The entries that follow include a run beginning at the line with "I'm printing this part on my Voron" and ending at the line with "My slicer is set to layer_height=0.24mm;"; restate that run word for word and leave the rest out.

* Input data *
────────

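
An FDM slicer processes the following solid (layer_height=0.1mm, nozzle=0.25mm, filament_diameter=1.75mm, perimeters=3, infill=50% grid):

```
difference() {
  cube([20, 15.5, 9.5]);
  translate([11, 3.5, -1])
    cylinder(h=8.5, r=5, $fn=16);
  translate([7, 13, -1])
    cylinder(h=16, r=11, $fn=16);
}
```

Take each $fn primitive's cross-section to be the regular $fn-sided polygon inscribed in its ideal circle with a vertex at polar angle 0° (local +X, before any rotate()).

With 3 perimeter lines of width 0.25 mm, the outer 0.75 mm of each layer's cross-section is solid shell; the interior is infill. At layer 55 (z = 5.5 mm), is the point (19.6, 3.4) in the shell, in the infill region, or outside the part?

At z = 5.5 mm: the 20×15.5 cube contributes its full rectangle; the r=5 cylinder at (11, 3.5) gives a regular 16-gon of circumradius 5 (constant along its height); the r=11 cylinder at (7, 13) contributes a regular 16-gon of circumradius 11; Taking the first minus the rest: starting from the 20×15.5 cube, the r=5 cylinder at (11, 3.5) partially overlaps it — only the 69.65 mm² overlap (of its 76.54 mm²) is removed, clipping the outline; the r=11 cylinder at (7, 13) partially overlaps it — only the 167.28 mm² overlap (of its 370.44 mm²) is removed, clipping the outline — 2 connected regions. Overall, the cross-section has 2 separate islands. The nearest boundary edge runs (20.00, 15.50)→(20.00, 0.00); distance from the point to it = 0.40 mm. (Shell/infill is judged within the island containing the point — the largest one.) The point is inside the cross-section, 0.40 mm from the nearest boundary — within the 0.75 mm shell band (3 × 0.25).

shell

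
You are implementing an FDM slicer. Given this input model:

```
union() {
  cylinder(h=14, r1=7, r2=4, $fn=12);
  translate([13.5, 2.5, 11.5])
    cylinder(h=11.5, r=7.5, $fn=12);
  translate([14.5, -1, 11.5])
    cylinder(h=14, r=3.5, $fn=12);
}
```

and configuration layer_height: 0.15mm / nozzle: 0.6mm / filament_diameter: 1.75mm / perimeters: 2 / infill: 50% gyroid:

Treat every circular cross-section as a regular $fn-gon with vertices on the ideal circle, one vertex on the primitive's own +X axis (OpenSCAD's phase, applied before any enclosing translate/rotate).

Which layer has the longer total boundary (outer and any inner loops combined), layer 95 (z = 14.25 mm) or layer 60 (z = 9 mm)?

layer 95 (z = 14.25 mm)

Layer 95 (z = 14.25): the cone is absent (z outside [0, 14]); the r=7.5 cylinder at (13.5, 2.5) contributes a regular 12-gon of circumradius 7.5 (perimeter = 2·12·7.500·sin(180°/12) = 46.59 mm); the cylinder at (14.5, -1): section is a regular 12-gon, circumradius r=3.5 (perimeter = 2·12·3.500·sin(180°/12) = 21.74 mm); Taking the union: the r=3.5 cylinder at (14.5, -1) lies entirely inside the r=7.5 cylinder at (13.5, 2.5), so the union is just the r=7.5 cylinder at (13.5, 2.5) — boundary = 46.59 mm. So its perimeter = 46.59 mm. Layer 60 (z = 9): the cone: at t=0.643 of its height the radius interpolates to r₁+(r₂−r₁)t = 5.071, giving a regular 12-gon of that circumradius (perimeter = 2·12·5.071·sin(180°/12) = 31.50 mm); the cylinder at (13.5, 2.5) does not reach this height (z outside [11.5, 23]); the cylinder at (14.5, -1) does not reach this height (z outside [11.5, 25.5]); Taking the union: only the cone is present, so the union is just that shape — boundary = 31.50 mm. So its perimeter = 31.50 mm. Layer 95 is larger (46.59 vs 31.50 mm).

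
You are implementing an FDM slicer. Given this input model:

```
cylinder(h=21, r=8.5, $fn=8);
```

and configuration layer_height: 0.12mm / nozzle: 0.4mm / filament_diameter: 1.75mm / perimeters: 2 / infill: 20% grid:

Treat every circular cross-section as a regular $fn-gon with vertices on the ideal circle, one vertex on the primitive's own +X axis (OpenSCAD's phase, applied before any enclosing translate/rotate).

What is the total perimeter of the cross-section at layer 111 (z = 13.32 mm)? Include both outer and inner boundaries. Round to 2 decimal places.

At z = 13.32 mm: the r=8.5 cylinder contributes a regular 8-gon of circumradius 8.5 (perimeter = 2·8·8.500·sin(180°/8) = 52.04 mm). Overall, the cross-section is a single solid region. Total boundary length (outer) = 52.04 mm.

52.04 mm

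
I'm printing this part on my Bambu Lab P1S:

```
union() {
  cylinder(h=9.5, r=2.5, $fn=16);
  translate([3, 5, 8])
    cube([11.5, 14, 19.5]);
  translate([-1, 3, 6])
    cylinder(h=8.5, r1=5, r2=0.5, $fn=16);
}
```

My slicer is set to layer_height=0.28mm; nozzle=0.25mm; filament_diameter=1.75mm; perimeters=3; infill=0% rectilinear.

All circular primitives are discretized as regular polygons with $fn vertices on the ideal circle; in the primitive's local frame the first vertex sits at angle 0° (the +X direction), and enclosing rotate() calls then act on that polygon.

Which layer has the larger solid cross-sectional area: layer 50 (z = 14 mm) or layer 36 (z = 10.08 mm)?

Layer 50 (z = 14): the cylinder is not intersected at this z (z outside [0, 9.5]); the cube at (3, 5) (footprint 11.5×14) is included at this height (area 161.00 mm²); the cone at (-1, 3): at t=0.941 of its height the radius interpolates to r₁+(r₂−r₁)t = 0.765, giving a regular 16-gon of that circumradius (area = (16/2)·0.765²·sin(360°/16) = 1.79 mm²); Combining (union): the 2 present regions are separate (no shared area or edge), so areas and boundary lengths simply add and each stays a separate island — area = 162.79 mm². So its area = 162.79 mm². Layer 36 (z = 10.08): the cylinder does not reach this height (z outside [0, 9.5]); the cube at (3, 5) is present — its section is the full 11.5×14 rectangle (area 161.00 mm²); the cone at (-1, 3) contributes a regular 16-gon of circumradius 2.840 (interpolated between r1=5 and r2=0.5 at t=0.480) (area = (16/2)·2.840²·sin(360°/16) = 24.69 mm²); Combining (union): the 2 present regions are separate (no shared area or edge), so areas and boundary lengths simply add and each stays a separate island — area = 185.69 mm². So its area = 185.69 mm². Layer 36 is larger (185.69 vs 162.79 mm²).

layer 36 (z = 10.08 mm)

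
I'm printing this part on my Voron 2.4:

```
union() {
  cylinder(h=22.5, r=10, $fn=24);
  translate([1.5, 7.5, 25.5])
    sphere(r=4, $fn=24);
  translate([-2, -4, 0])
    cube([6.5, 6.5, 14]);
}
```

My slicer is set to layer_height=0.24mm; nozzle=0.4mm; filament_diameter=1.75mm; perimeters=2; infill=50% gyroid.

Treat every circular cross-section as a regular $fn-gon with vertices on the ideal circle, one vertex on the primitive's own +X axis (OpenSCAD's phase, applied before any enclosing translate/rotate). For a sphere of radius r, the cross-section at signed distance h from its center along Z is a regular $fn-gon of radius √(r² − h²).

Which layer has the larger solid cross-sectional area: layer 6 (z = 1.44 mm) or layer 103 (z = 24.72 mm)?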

────────

* Response to the exercise *
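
I'm printing this part on my Voron 2.4:

```
union() {
  cylinder(h=22.5, r=10, $fn=24);
  translate([1.5, 7.5, 25.5])
    sphere(r=4, $fn=24);
  translate([-2, -4, 0])
    cube([6.5, 6.5, 14]);
}
```

My slicer is set to layer_height=0.24mm; nozzle=0.4mm; filament_diameter=1.75mm; perimeters=2; infill=50% gyroid.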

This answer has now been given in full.